Directions for this task =>
Of the entries below, restate word for word only the section that runs from the line with "Select → Refund" to the line with "(Recall: U = until; ◇", counting both ends.

[Opening Material provided section]

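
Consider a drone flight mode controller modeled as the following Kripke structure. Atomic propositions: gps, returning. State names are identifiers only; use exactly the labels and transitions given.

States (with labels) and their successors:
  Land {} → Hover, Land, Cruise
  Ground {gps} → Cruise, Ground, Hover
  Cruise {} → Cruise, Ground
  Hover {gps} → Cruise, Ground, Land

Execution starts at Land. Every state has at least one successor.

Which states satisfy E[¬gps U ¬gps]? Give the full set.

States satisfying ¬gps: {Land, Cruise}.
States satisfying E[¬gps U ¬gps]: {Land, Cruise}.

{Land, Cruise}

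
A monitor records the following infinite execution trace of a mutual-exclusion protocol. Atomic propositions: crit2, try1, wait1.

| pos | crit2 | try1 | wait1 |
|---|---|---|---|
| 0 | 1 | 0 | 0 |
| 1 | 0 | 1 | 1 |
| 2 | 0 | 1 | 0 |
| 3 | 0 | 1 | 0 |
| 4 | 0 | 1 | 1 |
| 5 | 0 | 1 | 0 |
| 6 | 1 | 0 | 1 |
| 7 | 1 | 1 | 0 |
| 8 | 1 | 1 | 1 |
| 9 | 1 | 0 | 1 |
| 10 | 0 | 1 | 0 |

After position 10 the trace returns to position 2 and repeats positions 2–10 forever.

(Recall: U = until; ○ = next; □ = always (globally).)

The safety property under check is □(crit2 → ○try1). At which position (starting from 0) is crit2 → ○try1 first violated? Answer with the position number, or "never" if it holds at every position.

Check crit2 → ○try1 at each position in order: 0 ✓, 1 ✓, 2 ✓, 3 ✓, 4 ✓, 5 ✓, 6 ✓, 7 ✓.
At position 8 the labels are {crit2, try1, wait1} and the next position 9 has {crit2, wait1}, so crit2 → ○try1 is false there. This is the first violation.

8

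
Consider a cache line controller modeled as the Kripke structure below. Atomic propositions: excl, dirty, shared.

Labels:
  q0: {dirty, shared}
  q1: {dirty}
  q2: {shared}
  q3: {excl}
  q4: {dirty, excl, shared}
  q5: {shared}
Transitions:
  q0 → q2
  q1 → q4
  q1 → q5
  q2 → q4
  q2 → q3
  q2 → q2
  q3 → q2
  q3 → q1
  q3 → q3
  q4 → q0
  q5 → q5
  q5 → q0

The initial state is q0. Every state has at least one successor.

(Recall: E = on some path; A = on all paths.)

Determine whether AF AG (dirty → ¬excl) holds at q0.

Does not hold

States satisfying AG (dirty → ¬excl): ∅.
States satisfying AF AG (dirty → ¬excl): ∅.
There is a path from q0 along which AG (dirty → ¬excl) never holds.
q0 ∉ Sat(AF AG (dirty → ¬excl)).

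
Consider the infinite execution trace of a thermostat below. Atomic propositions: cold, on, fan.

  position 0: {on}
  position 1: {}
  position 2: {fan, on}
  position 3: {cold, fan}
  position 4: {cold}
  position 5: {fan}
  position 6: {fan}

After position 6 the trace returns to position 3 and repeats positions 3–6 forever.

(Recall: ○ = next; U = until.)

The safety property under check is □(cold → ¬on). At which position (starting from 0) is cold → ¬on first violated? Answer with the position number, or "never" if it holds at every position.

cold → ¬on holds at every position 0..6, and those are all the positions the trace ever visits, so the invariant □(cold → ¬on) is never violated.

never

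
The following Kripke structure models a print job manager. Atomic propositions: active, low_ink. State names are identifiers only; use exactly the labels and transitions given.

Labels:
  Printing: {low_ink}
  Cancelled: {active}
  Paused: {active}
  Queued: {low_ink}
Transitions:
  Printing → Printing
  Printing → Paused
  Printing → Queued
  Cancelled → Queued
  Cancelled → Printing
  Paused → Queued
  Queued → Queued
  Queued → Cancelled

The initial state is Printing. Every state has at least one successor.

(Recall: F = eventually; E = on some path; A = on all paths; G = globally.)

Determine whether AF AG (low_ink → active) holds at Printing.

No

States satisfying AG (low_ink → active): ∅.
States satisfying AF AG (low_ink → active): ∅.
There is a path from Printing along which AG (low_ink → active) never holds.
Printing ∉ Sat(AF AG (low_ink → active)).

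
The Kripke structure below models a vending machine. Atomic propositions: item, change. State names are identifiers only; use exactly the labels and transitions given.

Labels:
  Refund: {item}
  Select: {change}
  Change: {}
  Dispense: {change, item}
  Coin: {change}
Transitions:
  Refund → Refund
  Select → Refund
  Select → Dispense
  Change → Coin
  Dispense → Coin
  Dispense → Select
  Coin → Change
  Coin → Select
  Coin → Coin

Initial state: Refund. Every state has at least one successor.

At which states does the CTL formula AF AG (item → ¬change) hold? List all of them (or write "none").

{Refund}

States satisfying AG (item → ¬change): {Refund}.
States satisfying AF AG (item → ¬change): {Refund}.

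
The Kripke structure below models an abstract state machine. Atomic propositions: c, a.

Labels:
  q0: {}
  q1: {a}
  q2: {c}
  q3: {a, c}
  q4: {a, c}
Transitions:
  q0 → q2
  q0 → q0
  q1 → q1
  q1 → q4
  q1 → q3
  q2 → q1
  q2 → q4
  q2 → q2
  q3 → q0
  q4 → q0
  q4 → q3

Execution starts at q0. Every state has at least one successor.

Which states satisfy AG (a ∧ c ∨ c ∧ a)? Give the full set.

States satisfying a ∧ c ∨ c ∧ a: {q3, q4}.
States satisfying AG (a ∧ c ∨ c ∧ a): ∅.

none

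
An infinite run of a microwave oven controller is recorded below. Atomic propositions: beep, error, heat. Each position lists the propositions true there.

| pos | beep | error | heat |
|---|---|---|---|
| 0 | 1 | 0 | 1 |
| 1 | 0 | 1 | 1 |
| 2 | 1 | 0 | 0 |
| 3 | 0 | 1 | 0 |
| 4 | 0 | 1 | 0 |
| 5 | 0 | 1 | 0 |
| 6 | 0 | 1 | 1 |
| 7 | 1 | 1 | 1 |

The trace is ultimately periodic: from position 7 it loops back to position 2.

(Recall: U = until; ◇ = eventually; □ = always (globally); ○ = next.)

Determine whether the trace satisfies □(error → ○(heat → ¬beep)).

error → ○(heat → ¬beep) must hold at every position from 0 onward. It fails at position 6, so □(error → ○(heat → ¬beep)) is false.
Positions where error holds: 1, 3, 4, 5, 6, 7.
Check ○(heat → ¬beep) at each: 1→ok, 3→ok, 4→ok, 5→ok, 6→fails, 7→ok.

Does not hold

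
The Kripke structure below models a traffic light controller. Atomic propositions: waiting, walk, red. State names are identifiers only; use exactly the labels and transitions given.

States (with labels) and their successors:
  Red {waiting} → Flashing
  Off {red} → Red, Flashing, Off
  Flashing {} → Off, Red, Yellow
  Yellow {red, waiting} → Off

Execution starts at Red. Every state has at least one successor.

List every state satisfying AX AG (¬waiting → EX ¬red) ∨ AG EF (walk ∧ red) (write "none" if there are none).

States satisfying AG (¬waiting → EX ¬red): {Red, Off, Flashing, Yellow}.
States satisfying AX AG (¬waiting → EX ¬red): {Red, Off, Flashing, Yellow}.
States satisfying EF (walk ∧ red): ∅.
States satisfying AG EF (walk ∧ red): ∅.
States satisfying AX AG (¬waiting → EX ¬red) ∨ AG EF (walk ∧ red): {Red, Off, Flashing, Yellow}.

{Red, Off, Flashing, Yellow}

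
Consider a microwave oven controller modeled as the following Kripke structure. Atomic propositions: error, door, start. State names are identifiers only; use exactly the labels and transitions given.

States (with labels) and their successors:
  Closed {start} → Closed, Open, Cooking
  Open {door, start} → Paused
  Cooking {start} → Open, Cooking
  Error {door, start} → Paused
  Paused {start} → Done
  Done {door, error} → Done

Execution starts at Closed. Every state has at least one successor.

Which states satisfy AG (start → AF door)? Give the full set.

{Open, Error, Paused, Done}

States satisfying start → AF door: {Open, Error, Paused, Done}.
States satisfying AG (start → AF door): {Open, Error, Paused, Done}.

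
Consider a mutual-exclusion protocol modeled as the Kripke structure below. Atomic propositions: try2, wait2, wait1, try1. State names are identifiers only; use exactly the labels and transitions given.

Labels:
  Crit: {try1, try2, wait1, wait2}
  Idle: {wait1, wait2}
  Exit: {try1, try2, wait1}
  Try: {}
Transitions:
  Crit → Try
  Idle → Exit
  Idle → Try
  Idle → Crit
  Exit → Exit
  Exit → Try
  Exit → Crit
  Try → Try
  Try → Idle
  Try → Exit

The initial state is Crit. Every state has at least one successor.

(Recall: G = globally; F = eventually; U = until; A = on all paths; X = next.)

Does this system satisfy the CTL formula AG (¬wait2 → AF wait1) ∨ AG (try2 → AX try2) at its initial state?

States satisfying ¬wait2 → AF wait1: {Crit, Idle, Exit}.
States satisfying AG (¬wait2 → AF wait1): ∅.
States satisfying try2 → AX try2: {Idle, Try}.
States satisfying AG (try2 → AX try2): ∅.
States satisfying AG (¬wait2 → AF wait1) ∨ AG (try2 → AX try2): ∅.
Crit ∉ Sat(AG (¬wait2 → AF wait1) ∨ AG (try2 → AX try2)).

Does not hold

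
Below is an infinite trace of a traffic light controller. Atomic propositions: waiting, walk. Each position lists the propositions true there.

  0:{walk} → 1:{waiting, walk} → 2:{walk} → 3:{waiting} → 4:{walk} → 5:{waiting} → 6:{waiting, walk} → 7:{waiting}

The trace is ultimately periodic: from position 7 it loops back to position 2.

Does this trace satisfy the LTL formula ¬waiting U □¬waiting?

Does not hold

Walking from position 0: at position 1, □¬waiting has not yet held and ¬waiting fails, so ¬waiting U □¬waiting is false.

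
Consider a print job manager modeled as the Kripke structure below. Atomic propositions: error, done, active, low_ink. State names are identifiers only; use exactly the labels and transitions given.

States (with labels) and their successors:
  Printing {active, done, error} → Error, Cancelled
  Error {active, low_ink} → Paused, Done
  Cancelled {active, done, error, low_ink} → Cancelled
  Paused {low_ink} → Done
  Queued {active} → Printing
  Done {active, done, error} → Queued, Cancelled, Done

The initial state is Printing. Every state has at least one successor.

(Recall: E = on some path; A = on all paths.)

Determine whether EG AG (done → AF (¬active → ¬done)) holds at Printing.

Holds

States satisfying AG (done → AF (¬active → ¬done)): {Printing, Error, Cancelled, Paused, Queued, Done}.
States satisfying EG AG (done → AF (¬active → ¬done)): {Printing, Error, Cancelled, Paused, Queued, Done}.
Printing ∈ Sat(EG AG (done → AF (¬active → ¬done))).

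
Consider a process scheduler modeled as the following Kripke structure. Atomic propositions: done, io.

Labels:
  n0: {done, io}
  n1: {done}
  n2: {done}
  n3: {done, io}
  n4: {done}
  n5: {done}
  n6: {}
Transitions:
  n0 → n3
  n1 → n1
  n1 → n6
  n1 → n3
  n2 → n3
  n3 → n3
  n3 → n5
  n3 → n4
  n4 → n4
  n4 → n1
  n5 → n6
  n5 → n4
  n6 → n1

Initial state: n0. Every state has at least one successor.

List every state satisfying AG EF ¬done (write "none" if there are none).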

[Closing Material provided section]
[Opening Material provided section]

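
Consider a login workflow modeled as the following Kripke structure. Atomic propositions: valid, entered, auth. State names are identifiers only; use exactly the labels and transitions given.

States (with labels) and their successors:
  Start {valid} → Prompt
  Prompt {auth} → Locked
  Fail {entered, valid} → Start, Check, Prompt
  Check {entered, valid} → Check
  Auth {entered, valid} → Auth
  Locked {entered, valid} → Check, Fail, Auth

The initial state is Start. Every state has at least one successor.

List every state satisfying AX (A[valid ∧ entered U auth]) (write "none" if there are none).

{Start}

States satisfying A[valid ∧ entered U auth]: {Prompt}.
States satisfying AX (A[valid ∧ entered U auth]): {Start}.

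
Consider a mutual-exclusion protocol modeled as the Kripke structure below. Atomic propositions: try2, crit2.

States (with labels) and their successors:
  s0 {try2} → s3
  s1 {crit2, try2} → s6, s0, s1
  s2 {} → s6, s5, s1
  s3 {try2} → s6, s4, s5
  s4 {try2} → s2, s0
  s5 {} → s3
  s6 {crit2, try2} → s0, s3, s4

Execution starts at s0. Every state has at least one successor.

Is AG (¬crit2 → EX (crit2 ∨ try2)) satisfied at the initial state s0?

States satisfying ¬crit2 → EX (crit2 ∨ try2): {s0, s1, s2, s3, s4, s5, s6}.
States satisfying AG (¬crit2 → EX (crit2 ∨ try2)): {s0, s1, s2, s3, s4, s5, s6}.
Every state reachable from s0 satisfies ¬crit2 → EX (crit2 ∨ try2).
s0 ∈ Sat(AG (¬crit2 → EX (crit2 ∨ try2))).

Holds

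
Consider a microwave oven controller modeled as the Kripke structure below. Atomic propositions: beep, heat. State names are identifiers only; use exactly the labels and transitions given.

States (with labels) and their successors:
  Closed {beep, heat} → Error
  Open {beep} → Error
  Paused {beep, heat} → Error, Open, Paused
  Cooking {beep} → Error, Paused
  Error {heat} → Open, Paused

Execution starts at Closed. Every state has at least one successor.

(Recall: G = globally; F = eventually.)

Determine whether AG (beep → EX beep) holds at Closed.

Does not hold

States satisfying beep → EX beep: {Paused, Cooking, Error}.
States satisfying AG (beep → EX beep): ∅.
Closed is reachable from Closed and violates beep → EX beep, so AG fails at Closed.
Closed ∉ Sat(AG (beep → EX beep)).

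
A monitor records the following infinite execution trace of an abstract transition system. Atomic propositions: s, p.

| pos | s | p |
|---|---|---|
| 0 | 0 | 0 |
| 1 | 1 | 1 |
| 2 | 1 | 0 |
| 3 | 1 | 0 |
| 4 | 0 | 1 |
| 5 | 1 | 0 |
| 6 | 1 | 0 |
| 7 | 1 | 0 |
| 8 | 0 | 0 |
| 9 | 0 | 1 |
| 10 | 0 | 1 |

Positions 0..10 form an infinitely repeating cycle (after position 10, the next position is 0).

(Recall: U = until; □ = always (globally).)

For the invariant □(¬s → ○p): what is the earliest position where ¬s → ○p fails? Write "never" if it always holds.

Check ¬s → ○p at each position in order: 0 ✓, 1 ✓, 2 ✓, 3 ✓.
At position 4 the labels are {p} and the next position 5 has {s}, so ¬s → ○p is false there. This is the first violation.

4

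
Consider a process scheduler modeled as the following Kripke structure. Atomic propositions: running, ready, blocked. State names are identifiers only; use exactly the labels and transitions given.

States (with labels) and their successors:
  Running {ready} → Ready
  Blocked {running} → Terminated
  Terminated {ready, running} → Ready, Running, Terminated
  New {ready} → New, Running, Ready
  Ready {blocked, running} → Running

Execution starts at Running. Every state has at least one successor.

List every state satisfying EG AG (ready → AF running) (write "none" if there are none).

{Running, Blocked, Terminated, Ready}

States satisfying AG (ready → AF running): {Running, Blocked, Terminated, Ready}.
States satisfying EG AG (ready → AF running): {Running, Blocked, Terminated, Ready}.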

[Closing Material provided section]

Result of this task =>
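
  Select → Refund
  Select → Dispense
  Change → Coin
  Dispense → Coin
  Dispense → Select
  Coin → Change
  Coin → Select
  Coin → Coin

Initial state: Refund. Every state has at least one successor.

At which states does the CTL formula AF AG (item → ¬change) hold? List all of them (or write "none").

{Refund}

States satisfying AG (item → ¬change): {Refund}.
States satisfying AF AG (item → ¬change): {Refund}.

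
The Kripke structure below models an abstract state machine. Atomic propositions: c, a.

Labels:
  q0: {}
  q1: {a}
  q2: {c}
  q3: {a, c}
  q4: {a, c}
Transitions:
  q0 → q2
  q0 → q0
  q1 → q1
  q1 → q4
  q1 → q3
  q2 → q1
  q2 → q4
  q2 → q2
  q3 → q0
  q4 → q0
  q4 → q3

Execution starts at q0. Every state has at least one successor.

Which states satisfy AG (a ∧ c ∨ c ∧ a)? Give the full set.

States satisfying a ∧ c ∨ c ∧ a: {q3, q4}.
States satisfying AG (a ∧ c ∨ c ∧ a): ∅.

none

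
An infinite run of a microwave oven controller is recorded below. Atomic propositions: beep, error, heat. Each position lists the propositions true there.

| pos | beep | error | heat |
|---|---|---|---|
| 0 | 1 | 0 | 1 |
| 1 | 0 | 1 | 1 |
| 2 | 1 | 0 | 0 |
| 3 | 0 | 1 | 0 |
| 4 | 0 | 1 | 0 |
| 5 | 0 | 1 | 0 |
| 6 | 0 | 1 | 1 |
| 7 | 1 | 1 | 1 |

The trace is ultimately periodic: from position 7 it loops back to position 2.

(Recall: U = until; ◇ = eventually; □ = always (globally); ○ = next.)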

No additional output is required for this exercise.